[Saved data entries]

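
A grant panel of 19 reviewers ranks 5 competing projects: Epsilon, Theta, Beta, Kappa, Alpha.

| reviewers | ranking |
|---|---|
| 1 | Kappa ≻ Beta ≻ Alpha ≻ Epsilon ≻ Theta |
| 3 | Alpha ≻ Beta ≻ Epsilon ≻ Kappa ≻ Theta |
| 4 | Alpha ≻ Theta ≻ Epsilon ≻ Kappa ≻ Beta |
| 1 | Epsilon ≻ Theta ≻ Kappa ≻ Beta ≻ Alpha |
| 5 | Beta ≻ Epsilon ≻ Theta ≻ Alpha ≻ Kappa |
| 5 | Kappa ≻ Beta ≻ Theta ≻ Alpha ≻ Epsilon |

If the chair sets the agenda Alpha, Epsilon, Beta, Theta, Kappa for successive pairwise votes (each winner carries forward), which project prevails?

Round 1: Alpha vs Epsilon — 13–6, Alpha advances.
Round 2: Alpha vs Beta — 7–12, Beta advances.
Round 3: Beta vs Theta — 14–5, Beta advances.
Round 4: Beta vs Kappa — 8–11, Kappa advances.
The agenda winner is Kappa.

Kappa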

--

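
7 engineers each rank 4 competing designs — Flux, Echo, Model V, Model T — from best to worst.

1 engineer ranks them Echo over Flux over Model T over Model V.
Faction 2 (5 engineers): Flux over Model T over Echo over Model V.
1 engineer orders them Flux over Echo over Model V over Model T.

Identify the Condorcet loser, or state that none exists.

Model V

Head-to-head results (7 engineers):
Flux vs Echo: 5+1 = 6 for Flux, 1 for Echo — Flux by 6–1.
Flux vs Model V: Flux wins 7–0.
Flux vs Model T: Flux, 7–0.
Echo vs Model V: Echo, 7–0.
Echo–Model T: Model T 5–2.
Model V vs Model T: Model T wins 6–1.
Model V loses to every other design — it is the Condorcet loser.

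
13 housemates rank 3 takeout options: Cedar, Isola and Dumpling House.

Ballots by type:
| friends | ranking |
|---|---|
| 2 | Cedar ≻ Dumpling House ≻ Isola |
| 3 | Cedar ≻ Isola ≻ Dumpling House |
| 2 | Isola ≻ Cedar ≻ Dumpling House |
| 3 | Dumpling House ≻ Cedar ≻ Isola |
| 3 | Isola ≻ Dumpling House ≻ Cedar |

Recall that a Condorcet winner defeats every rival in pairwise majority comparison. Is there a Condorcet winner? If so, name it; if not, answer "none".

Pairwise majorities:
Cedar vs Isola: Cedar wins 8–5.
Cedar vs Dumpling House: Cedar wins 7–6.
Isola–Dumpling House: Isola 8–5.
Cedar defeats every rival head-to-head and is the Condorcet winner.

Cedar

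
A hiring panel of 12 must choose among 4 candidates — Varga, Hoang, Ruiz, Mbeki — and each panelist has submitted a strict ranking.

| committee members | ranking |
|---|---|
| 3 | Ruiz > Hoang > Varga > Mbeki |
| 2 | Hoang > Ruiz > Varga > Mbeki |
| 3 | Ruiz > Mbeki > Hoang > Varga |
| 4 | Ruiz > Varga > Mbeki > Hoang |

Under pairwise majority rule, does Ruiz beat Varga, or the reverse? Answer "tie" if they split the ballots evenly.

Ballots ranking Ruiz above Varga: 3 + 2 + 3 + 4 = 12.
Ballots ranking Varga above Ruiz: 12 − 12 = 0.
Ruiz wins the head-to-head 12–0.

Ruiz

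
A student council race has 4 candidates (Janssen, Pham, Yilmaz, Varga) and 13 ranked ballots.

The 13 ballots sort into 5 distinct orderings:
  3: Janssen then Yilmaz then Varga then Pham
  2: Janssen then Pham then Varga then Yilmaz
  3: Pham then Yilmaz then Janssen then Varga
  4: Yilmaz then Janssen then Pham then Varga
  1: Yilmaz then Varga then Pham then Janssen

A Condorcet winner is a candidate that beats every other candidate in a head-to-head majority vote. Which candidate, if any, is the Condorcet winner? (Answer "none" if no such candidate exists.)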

■ **Brief**
Find the line with "4: Yilmaz then Janssen then Pham then Varga" in the entries above. Retype it and each line after it, exactly, through the line with "A Condorcet winner is", and stop there.

■ **Reply to the exercise**
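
  4: Yilmaz then Janssen then Pham then Varga
  1: Yilmaz then Varga then Pham then Janssen

A Condorcet winner is a candidate that beats every other candidate in a head-to-head majority vote. Which candidate, if any, is the Condorcet winner? (Answer "none" if no such candidate exists.)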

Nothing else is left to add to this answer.